(Items from a data source)
-- -- --
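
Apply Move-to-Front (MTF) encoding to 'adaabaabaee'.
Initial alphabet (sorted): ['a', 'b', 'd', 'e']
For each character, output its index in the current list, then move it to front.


MTF encoding:
'a': index 0 in ['a', 'b', 'd', 'e'] -> ['a', 'b', 'd', 'e']
'd': index 2 in ['a', 'b', 'd', 'e'] -> ['d', 'a', 'b', 'e']
'a': index 1 in ['d', 'a', 'b', 'e'] -> ['a', 'd', 'b', 'e']
'a': index 0 in ['a', 'd', 'b', 'e'] -> ['a', 'd', 'b', 'e']
'b': index 2 in ['a', 'd', 'b', 'e'] -> ['b', 'a', 'd', 'e']
'a': index 1 in ['b', 'a', 'd', 'e'] -> ['a', 'b', 'd', 'e']
'a': index 0 in ['a', 'b', 'd', 'e'] -> ['a', 'b', 'd', 'e']
'b': index 1 in ['a', 'b', 'd', 'e'] -> ['b', 'a', 'd', 'e']
'a': index 1 in ['b', 'a', 'd', 'e'] -> ['a', 'b', 'd', 'e']
'e': index 3 in ['a', 'b', 'd', 'e'] -> ['e', 'a', 'b', 'd']
'e': index 0 in ['e', 'a', 'b', 'd'] -> ['e', 'a', 'b', 'd']


Output: [0, 2, 1, 0, 2, 1, 0, 1, 1, 3, 0]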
-- -- --
## Problem requirements
Would you copy exactly the lines from the one that contains "Initial alphabet (sorted): ['a', 'b', 'd', 'e']" through the final line of the records above, including both?

## Answer box
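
Initial alphabet (sorted): ['a', 'b', 'd', 'e']
For each character, output its index in the current list, then move it to front.


MTF encoding:
'a': index 0 in ['a', 'b', 'd', 'e'] -> ['a', 'b', 'd', 'e']
'd': index 2 in ['a', 'b', 'd', 'e'] -> ['d', 'a', 'b', 'e']
'a': index 1 in ['d', 'a', 'b', 'e'] -> ['a', 'd', 'b', 'e']
'a': index 0 in ['a', 'd', 'b', 'e'] -> ['a', 'd', 'b', 'e']
'b': index 2 in ['a', 'd', 'b', 'e'] -> ['b', 'a', 'd', 'e']
'a': index 1 in ['b', 'a', 'd', 'e'] -> ['a', 'b', 'd', 'e']
'a': index 0 in ['a', 'b', 'd', 'e'] -> ['a', 'b', 'd', 'e']
'b': index 1 in ['a', 'b', 'd', 'e'] -> ['b', 'a', 'd', 'e']
'a': index 1 in ['b', 'a', 'd', 'e'] -> ['a', 'b', 'd', 'e']
'e': index 3 in ['a', 'b', 'd', 'e'] -> ['e', 'a', 'b', 'd']
'e': index 0 in ['e', 'a', 'b', 'd'] -> ['e', 'a', 'b', 'd']


Output: [0, 2, 1, 0, 2, 1, 0, 1, 1, 3, 0]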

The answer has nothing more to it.